AIM OF THE EXERCISE:
The expected output is each line below containing "approx", copied in full.

Collected data:
**********

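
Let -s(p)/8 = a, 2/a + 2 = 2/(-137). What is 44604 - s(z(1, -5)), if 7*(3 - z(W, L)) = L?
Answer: 3077128/69 ≈ 44596.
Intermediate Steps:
z(W, L) = 3 - L/7
a = -137/138 (a = 2/(-2 + 2/(-137)) = 2/(-2 + 2*(-1/137)) = 2/(-2 - 2/137) = 2/(-276/137) = 2*(-137/276) = -137/138 ≈ -0.99275)
s(p) = 548/69 (s(p) = -8*(-137/138) = 548/69)
44604 - s(z(1, -5)) = 44604 - 1*548/69 = 44604 - 548/69 = 3077128/69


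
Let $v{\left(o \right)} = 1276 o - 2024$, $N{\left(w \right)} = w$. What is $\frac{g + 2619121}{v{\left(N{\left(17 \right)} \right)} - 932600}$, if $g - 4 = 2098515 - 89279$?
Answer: $- \frac{4628361}{912932} \approx -5.0698$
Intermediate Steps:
$g = 2009240$ ($g = 4 + \left(2098515 - 89279\right) = 4 + 2009236 = 2009240$)
$v{\left(o \right)} = -2024 + 1276 o$
$\frac{g + 2619121}{v{\left(N{\left(17 \right)} \right)} - 932600} = \frac{2009240 + 2619121}{\left(-2024 + 1276 \cdot 17\right) - 932600} = \frac{4628361}{\left(-2024 + 21692\right) - 932600} = \frac{4628361}{19668 - 932600} = \frac{4628361}{-912932} = 4628361 \left(- \frac{1}{912932}\right) = - \frac{4628361}{912932}$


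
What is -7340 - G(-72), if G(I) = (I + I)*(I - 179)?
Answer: -43484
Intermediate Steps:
G(I) = 2*I*(-179 + I) (G(I) = (2*I)*(-179 + I) = 2*I*(-179 + I))
-7340 - G(-72) = -7340 - 2*(-72)*(-179 - 72) = -7340 - 2*(-72)*(-251) = -7340 - 1*36144 = -7340 - 36144 = -43484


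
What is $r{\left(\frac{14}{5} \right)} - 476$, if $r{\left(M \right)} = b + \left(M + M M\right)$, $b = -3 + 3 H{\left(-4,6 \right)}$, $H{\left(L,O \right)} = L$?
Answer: $- \frac{12009}{25} \approx -480.36$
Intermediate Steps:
$b = -15$ ($b = -3 + 3 \left(-4\right) = -3 - 12 = -15$)
$r{\left(M \right)} = -15 + M + M^{2}$ ($r{\left(M \right)} = -15 + \left(M + M M\right) = -15 + \left(M + M^{2}\right) = -15 + M + M^{2}$)
$r{\left(\frac{14}{5} \right)} - 476 = \left(-15 + \frac{14}{5} + \left(\frac{14}{5}\right)^{2}\right) - 476 = \left(-15 + \frac{14}{5} + \frac{196}{25}\right) - 476 = - \frac{109}{25} - 476 = - \frac{12009}{25}$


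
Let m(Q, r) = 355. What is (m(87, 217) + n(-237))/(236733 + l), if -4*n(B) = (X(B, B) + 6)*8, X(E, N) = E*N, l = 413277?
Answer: -22399/130002 ≈ -0.17230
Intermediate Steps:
n(B) = -12 - 2*B² (n(B) = -(B*B + 6)*8/4 = -(B² + 6)*8/4 = -(6 + B²)*8/4 = -(48 + 8*B²)/4 = -12 - 2*B²)
(m(87, 217) + n(-237))/(236733 + l) = (355 + (-12 - 2*(-237)²))/(236733 + 413277) = (355 + (-12 - 2*56169))/650010 = (355 + (-12 - 112338))*(1/650010) = (355 - 112350)*(1/650010) = -111995*1/650010 = -22399/130002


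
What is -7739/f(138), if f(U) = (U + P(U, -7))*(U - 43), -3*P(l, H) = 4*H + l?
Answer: -23217/28880 ≈ -0.80391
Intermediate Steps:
P(l, H) = -4*H/3 - l/3 (P(l, H) = -(4*H + l)/3 = -(l + 4*H)/3 = -4*H/3 - l/3)
f(U) = (-43 + U)*(28/3 + 2*U/3) (f(U) = (U + (-4/3*(-7) - U/3))*(U - 43) = (U + (28/3 - U/3))*(-43 + U) = (28/3 + 2*U/3)*(-43 + U) = (-43 + U)*(28/3 + 2*U/3))
-7739/f(138) = -7739/(-1204/3 - 58/3*138 + (⅔)*138²) = -7739/(-1204/3 - 2668 + (⅔)*19044) = -7739/(-1204/3 - 2668 + 12696) = -7739/28880/3 = -7739*3/28880 = -23217/28880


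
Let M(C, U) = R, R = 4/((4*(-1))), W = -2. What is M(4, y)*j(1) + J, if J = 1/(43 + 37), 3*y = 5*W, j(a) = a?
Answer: -79/80 ≈ -0.98750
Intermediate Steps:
R = -1 (R = 4/(-4) = 4*(-1/4) = -1)
y = -10/3 (y = (5*(-2))/3 = (1/3)*(-10) = -10/3 ≈ -3.3333)
M(C, U) = -1
J = 1/80 ≈ 0.012500
M(4, y)*j(1) + J = -1*1 + 1/80 = -1 + 1/80 = -79/80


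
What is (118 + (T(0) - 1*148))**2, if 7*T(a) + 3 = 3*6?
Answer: 38025/49 ≈ 776.02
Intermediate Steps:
T(a) = 15/7 (T(a) = -3/7 + (3*6)/7 = -3/7 + (1/7)*18 = -3/7 + 18/7 = 15/7)
(118 + (T(0) - 1*148))**2 = (118 + (15/7 - 1*148))**2 = (118 + (15/7 - 148))**2 = (118 - 1021/7)**2 = (-195/7)**2 = 38025/49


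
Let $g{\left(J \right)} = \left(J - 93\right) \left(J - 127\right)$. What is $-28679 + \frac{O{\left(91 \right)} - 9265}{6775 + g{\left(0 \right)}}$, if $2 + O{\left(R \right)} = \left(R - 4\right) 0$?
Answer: $- \frac{533037161}{18586} \approx -28680.0$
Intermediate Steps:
$g{\left(J \right)} = \left(-127 + J\right) \left(-93 + J\right)$ ($g{\left(J \right)} = \left(-93 + J\right) \left(-127 + J\right) = \left(-127 + J\right) \left(-93 + J\right)$)
$O{\left(R \right)} = -2$ ($O{\left(R \right)} = -2 + \left(R - 4\right) 0 = -2 + \left(-4 + R\right) 0 = -2 + 0 = -2$)
$-28679 + \frac{O{\left(91 \right)} - 9265}{6775 + g{\left(0 \right)}} = -28679 + \frac{-2 - 9265}{6775 + \left(11811 + 0^{2} - 0\right)} = -28679 - \frac{9267}{6775 + \left(11811 + 0 + 0\right)} = -28679 - \frac{9267}{6775 + 11811} = -28679 - \frac{9267}{18586} = - \frac{533037161}{18586}$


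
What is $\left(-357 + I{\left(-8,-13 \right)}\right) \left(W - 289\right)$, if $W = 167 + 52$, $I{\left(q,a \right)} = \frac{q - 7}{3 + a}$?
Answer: $24885$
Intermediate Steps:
$I{\left(q,a \right)} = \frac{-7 + q}{3 + a}$
$W = 219$
$\left(-357 + I{\left(-8,-13 \right)}\right) \left(W - 289\right) = \left(-357 + \frac{-7 - 8}{3 - 13}\right) \left(219 - 289\right) = \left(-357 + \frac{1}{-10} \left(-15\right)\right) \left(-70\right) = \left(-357 - - \frac{3}{2}\right) \left(-70\right) = \left(-357 + \frac{3}{2}\right) \left(-70\right) = \left(- \frac{711}{2}\right) \left(-70\right) = 24885$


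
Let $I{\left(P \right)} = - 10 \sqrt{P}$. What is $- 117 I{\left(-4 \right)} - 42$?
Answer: $-42 + 2340 i \approx -42.0 + 2340.0 i$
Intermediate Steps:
$- 117 I{\left(-4 \right)} - 42 = - 117 \left(- 10 \sqrt{-4}\right) - 42 = - 117 \left(- 10 \cdot 2 i\right) - 42 = - 117 \left(- 20 i\right) - 42 = 2340 i - 42 = -42 + 2340 i$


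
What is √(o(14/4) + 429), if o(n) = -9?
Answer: 2*√105 ≈ 20.494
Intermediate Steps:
√(o(14/4) + 429) = √(-9 + 429) = √420 = 2*√105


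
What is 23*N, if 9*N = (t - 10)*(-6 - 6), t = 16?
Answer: -184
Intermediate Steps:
N = -8 (N = ((16 - 10)*(-6 - 6))/9 = (6*(-12))/9 = (1/9)*(-72) = -8)
23*N = 23*(-8) = -184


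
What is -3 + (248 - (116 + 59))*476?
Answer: 34745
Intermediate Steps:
-3 + (248 - (116 + 59))*476 = -3 + (248 - 1*175)*476 = -3 + (248 - 175)*476 = -3 + 73*476 = -3 + 34748 = 34745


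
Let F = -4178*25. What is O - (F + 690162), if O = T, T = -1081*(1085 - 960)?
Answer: -720837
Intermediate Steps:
T = -135125 (T = -1081*125 = -135125)
O = -135125
F = -104450
O - (F + 690162) = -135125 - (-104450 + 690162) = -135125 - 1*585712 = -135125 - 585712 = -720837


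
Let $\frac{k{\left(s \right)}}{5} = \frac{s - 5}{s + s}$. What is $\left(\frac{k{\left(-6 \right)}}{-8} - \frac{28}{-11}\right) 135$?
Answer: $\frac{93735}{352} \approx 266.29$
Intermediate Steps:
$k{\left(s \right)} = \frac{5 \left(-5 + s\right)}{2 s}$ ($k{\left(s \right)} = 5 \frac{s - 5}{s + s} = 5 \frac{-5 + s}{2 s} = \frac{5 \left(-5 + s\right)}{2 s}$)
$\left(\frac{k{\left(-6 \right)}}{-8} - \frac{28}{-11}\right) 135 = \left(\frac{\frac{5}{2} \frac{1}{-6} \left(-5 - 6\right)}{-8} - \frac{28}{-11}\right) 135 = \left(\frac{5}{2} \left(- \frac{1}{6}\right) \left(-11\right) \left(- \frac{1}{8}\right) - - \frac{28}{11}\right) 135 = \left(\frac{55}{12} \left(- \frac{1}{8}\right) + \frac{28}{11}\right) 135 = \left(- \frac{55}{96} + \frac{28}{11}\right) 135 = \frac{2083}{1056} \cdot 135 = \frac{93735}{352}$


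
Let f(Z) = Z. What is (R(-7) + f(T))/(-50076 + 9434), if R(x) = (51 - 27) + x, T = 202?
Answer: -219/40642 ≈ -0.0053885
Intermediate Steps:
R(x) = 24 + x
(R(-7) + f(T))/(-50076 + 9434) = ((24 - 7) + 202)/(-50076 + 9434) = (17 + 202)/(-40642) = 219*(-1/40642) = -219/40642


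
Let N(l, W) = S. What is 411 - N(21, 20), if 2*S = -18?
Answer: 420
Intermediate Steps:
S = -9 (S = (½)*(-18) = -9)
N(l, W) = -9
411 - N(21, 20) = 411 - 1*(-9) = 411 + 9 = 420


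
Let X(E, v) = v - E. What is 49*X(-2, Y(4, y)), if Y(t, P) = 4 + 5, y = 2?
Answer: 539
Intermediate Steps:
Y(t, P) = 9
49*X(-2, Y(4, y)) = 49*(9 - 1*(-2)) = 49*(9 + 2) = 49*11 = 539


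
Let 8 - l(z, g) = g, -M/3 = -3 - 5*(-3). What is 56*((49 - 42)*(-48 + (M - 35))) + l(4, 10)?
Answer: -46650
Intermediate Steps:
M = -36 (M = -3*(-3 - 5*(-3)) = -3*(-3 + 15) = -3*12 = -36)
l(z, g) = 8 - g
56*((49 - 42)*(-48 + (M - 35))) + l(4, 10) = 56*((49 - 42)*(-48 + (-36 - 35))) + (8 - 1*10) = 56*(7*(-48 - 71)) + (8 - 10) = 56*(7*(-119)) - 2 = 56*(-833) - 2 = -46648 - 2 = -46650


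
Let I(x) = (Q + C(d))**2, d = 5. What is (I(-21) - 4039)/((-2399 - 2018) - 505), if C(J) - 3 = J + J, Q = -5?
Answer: 3975/4922 ≈ 0.80760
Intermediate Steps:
C(J) = 3 + 2*J (C(J) = 3 + (J + J) = 3 + 2*J)
I(x) = 64 (I(x) = (-5 + (3 + 2*5))**2 = (-5 + (3 + 10))**2 = (-5 + 13)**2 = 8**2 = 64)
(I(-21) - 4039)/((-2399 - 2018) - 505) = (64 - 4039)/((-2399 - 2018) - 505) = -3975/(-4417 - 505) = -3975/(-4922) = -3975*(-1/4922) = 3975/4922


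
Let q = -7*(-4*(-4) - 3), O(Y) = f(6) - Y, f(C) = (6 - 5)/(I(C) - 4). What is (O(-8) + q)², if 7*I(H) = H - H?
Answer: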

**********

ANSWER AREA:
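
Answer: $- \frac{4628361}{912932} \approx -5.0698$
Answer: $- \frac{12009}{25} \approx -480.36$
Answer: $- \frac{533037161}{18586} \approx -28680.0$
Answer: $-42 + 2340 i \approx -42.0 + 2340.0 i$
Answer: $\frac{93735}{352} \approx 266.29$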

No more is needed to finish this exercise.